EXERCISE MATERIALS >>
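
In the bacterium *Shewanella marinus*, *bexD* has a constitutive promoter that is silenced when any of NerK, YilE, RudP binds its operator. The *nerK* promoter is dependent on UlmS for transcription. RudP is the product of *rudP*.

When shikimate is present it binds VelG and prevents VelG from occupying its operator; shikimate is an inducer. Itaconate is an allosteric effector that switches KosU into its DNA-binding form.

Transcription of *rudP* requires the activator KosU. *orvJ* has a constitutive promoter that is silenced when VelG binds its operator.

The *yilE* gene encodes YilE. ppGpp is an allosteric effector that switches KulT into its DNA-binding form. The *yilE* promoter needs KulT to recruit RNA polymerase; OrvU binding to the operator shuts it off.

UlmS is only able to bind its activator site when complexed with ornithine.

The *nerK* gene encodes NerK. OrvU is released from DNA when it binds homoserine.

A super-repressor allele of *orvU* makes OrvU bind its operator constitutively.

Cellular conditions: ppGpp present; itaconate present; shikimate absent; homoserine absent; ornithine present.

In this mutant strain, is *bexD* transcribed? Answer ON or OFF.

Ornithine is present, so UlmS is active.
No repressor is bound and UlmS is active, so *nerK* is transcribed.
So NerK is produced and active.
OrvU is constitutively active in this strain.
ppGpp is present, so KulT is active.
With repressor OrvU bound, *yilE* is not transcribed.
So YilE is not produced.
Itaconate is present, so KosU is active.
No repressor is bound and KosU is active, so *rudP* is transcribed.
So RudP is produced and active.
With repressor NerK bound, *bexD* is not transcribed.

OFF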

WHAT TO DO >> Transcribe the records in full, so that each line reads exactly as before.

RESPONSE TO THE EXERCISE >>
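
In the bacterium *Shewanella marinus*, *bexD* has a constitutive promoter that is silenced when any of NerK, YilE, RudP binds its operator. The *nerK* promoter is dependent on UlmS for transcription. RudP is the product of *rudP*.

When shikimate is present it binds VelG and prevents VelG from occupying its operator; shikimate is an inducer. Itaconate is an allosteric effector that switches KosU into its DNA-binding form.

Transcription of *rudP* requires the activator KosU. *orvJ* has a constitutive promoter that is silenced when VelG binds its operator.

The *yilE* gene encodes YilE. ppGpp is an allosteric effector that switches KulT into its DNA-binding form. The *yilE* promoter needs KulT to recruit RNA polymerase; OrvU binding to the operator shuts it off.

UlmS is only able to bind its activator site when complexed with ornithine.

The *nerK* gene encodes NerK. OrvU is released from DNA when it binds homoserine.

A super-repressor allele of *orvU* makes OrvU bind its operator constitutively.

Cellular conditions: ppGpp present; itaconate present; shikimate absent; homoserine absent; ornithine present.

In this mutant strain, is *bexD* transcribed? Answer ON or OFF.

Ornithine is present, so UlmS is active.
No repressor is bound and UlmS is active, so *nerK* is transcribed.
So NerK is produced and active.
OrvU is constitutively active in this strain.
ppGpp is present, so KulT is active.
With repressor OrvU bound, *yilE* is not transcribed.
So YilE is not produced.
Itaconate is present, so KosU is active.
No repressor is bound and KosU is active, so *rudP* is transcribed.
So RudP is produced and active.
With repressor NerK bound, *bexD* is not transcribed.

OFF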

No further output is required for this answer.